→ DATA PROVIDED
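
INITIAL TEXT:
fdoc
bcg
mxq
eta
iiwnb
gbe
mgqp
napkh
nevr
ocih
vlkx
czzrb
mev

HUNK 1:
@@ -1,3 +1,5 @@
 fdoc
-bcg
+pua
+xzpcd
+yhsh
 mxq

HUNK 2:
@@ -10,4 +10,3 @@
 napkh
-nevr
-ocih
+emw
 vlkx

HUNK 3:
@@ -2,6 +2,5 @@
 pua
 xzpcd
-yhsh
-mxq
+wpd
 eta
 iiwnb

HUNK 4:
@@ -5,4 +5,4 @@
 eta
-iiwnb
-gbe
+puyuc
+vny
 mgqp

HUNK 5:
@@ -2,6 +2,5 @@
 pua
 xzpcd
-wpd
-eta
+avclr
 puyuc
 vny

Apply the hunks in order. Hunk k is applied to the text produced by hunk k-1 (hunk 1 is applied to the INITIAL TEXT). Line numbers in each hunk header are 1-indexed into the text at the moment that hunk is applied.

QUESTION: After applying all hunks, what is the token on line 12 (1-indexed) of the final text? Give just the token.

Hunk 1: at line 1 remove [bcg] add [pua,xzpcd,yhsh] -> 15 lines: fdoc pua xzpcd yhsh mxq eta iiwnb gbe mgqp napkh nevr ocih vlkx czzrb mev
Hunk 2: at line 10 remove [nevr,ocih] add [emw] -> 14 lines: fdoc pua xzpcd yhsh mxq eta iiwnb gbe mgqp napkh emw vlkx czzrb mev
Hunk 3: at line 2 remove [yhsh,mxq] add [wpd] -> 13 lines: fdoc pua xzpcd wpd eta iiwnb gbe mgqp napkh emw vlkx czzrb mev
Hunk 4: at line 5 remove [iiwnb,gbe] add [puyuc,vny] -> 13 lines: fdoc pua xzpcd wpd eta puyuc vny mgqp napkh emw vlkx czzrb mev
Hunk 5: at line 2 remove [wpd,eta] add [avclr] -> 12 lines: fdoc pua xzpcd avclr puyuc vny mgqp napkh emw vlkx czzrb mev
Final line 12: mev

Answer: mev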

→ WHAT THE EXERCISE ASKS
The lines above should be printed again, exactly as they are.

→ PROBLEM SOLUTION
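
INITIAL TEXT:
fdoc
bcg
mxq
eta
iiwnb
gbe
mgqp
napkh
nevr
ocih
vlkx
czzrb
mev

HUNK 1:
@@ -1,3 +1,5 @@
 fdoc
-bcg
+pua
+xzpcd
+yhsh
 mxq

HUNK 2:
@@ -10,4 +10,3 @@
 napkh
-nevr
-ocih
+emw
 vlkx

HUNK 3:
@@ -2,6 +2,5 @@
 pua
 xzpcd
-yhsh
-mxq
+wpd
 eta
 iiwnb

HUNK 4:
@@ -5,4 +5,4 @@
 eta
-iiwnb
-gbe
+puyuc
+vny
 mgqp

HUNK 5:
@@ -2,6 +2,5 @@
 pua
 xzpcd
-wpd
-eta
+avclr
 puyuc
 vny

Apply the hunks in order. Hunk k is applied to the text produced by hunk k-1 (hunk 1 is applied to the INITIAL TEXT). Line numbers in each hunk header are 1-indexed into the text at the moment that hunk is applied.

QUESTION: After applying all hunks, what is the token on line 12 (1-indexed) of the final text? Give just the token.

Hunk 1: at line 1 remove [bcg] add [pua,xzpcd,yhsh] -> 15 lines: fdoc pua xzpcd yhsh mxq eta iiwnb gbe mgqp napkh nevr ocih vlkx czzrb mev
Hunk 2: at line 10 remove [nevr,ocih] add [emw] -> 14 lines: fdoc pua xzpcd yhsh mxq eta iiwnb gbe mgqp napkh emw vlkx czzrb mev
Hunk 3: at line 2 remove [yhsh,mxq] add [wpd] -> 13 lines: fdoc pua xzpcd wpd eta iiwnb gbe mgqp napkh emw vlkx czzrb mev
Hunk 4: at line 5 remove [iiwnb,gbe] add [puyuc,vny] -> 13 lines: fdoc pua xzpcd wpd eta puyuc vny mgqp napkh emw vlkx czzrb mev
Hunk 5: at line 2 remove [wpd,eta] add [avclr] -> 12 lines: fdoc pua xzpcd avclr puyuc vny mgqp napkh emw vlkx czzrb mev
Final line 12: mev

Answer: mev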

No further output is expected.